── Source records

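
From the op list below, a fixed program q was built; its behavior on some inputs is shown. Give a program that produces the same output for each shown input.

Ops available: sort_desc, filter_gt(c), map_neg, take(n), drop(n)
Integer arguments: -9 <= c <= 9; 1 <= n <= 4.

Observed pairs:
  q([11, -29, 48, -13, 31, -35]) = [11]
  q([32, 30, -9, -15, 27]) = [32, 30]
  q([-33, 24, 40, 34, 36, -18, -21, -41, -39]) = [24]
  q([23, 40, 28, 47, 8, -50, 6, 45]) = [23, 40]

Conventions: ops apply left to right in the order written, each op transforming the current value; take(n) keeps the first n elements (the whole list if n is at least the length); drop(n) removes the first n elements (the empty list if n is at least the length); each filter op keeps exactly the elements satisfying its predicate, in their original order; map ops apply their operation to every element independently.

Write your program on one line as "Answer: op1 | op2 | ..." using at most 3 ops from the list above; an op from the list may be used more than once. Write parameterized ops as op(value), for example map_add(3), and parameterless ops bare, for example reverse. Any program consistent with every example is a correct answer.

take(2) | filter_gt(4)

Check, running the answer program on each example:
  [11, -29, 48, -13, 31, -35] -> [11, -29] -> [11]
  [32, 30, -9, -15, 27] -> [32, 30] -> [32, 30]
  [-33, 24, 40, 34, 36, -18, -21, -41, -39] -> [-33, 24] -> [24]
  [23, 40, 28, 47, 8, -50, 6, 45] -> [23, 40] -> [23, 40]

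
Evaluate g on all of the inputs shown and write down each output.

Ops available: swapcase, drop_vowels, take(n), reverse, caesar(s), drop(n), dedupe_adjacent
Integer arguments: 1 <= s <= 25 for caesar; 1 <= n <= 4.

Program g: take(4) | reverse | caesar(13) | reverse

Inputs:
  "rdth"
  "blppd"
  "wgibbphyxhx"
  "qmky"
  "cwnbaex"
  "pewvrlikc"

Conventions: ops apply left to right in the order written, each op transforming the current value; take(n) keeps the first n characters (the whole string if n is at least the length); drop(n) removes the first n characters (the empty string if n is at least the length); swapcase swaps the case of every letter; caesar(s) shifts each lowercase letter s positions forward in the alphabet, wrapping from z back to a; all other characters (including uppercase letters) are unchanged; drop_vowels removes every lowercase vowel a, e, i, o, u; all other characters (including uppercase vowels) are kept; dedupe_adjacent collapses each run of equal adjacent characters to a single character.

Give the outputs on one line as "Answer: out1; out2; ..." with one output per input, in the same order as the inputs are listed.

Execution, op by op:
  "rdth" -> "rdth" -> "htdr" -> "ugqe" -> "eqgu"
  "blppd" -> "blpp" -> "pplb" -> "ccyo" -> "oycc"
  "wgibbphyxhx" -> "wgib" -> "bigw" -> "ovtj" -> "jtvo"
  "qmky" -> "qmky" -> "ykmq" -> "lxzd" -> "dzxl"
  "cwnbaex" -> "cwnb" -> "bnwc" -> "oajp" -> "pjao"
  "pewvrlikc" -> "pewv" -> "vwep" -> "ijrc" -> "crji"

"eqgu"; "oycc"; "jtvo"; "dzxl"; "pjao"; "crji"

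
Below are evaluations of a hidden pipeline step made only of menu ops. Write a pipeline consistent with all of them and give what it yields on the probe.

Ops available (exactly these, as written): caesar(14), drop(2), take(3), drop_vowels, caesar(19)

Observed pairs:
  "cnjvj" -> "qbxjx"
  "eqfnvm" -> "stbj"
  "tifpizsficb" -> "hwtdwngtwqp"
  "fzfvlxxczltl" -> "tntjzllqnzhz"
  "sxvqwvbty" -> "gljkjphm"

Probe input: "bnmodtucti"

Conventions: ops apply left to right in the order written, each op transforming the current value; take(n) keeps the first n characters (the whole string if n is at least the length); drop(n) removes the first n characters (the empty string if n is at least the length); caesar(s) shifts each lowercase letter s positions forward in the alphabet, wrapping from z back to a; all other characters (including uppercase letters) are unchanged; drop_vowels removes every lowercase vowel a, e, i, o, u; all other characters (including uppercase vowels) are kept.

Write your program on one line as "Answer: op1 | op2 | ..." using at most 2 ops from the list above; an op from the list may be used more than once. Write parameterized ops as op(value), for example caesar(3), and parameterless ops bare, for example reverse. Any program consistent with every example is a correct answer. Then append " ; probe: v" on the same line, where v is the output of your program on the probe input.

caesar(14) | drop_vowels ; probe: "pbcrhqhw"

Check, running the answer program on each example:
  "cnjvj" -> "qbxjx" -> "qbxjx"
  "eqfnvm" -> "setbja" -> "stbj"
  "tifpizsficb" -> "hwtdwngtwqp" -> "hwtdwngtwqp"
  "fzfvlxxczltl" -> "tntjzllqnzhz" -> "tntjzllqnzhz"
  "sxvqwvbty" -> "gljekjphm" -> "gljkjphm"
  probe: "bnmodtucti" -> "pbacrhiqhw" -> "pbcrhqhw"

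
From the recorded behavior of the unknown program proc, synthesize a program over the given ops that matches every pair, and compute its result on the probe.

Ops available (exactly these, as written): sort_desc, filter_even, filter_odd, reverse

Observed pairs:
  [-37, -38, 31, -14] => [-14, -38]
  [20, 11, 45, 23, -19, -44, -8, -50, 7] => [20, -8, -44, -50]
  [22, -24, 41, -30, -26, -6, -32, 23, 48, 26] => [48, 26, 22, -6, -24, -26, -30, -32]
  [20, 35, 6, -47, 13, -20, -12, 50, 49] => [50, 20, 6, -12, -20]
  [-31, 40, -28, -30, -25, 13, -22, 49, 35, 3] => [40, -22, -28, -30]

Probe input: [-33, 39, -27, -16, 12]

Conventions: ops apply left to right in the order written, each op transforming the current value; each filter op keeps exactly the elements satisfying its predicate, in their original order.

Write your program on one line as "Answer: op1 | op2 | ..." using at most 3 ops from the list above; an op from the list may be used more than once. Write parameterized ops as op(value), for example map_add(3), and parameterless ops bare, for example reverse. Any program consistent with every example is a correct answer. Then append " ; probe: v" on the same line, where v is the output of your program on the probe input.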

────

Exactly how many lines of the listing above contain the string "shown"? Give no more than the number.

2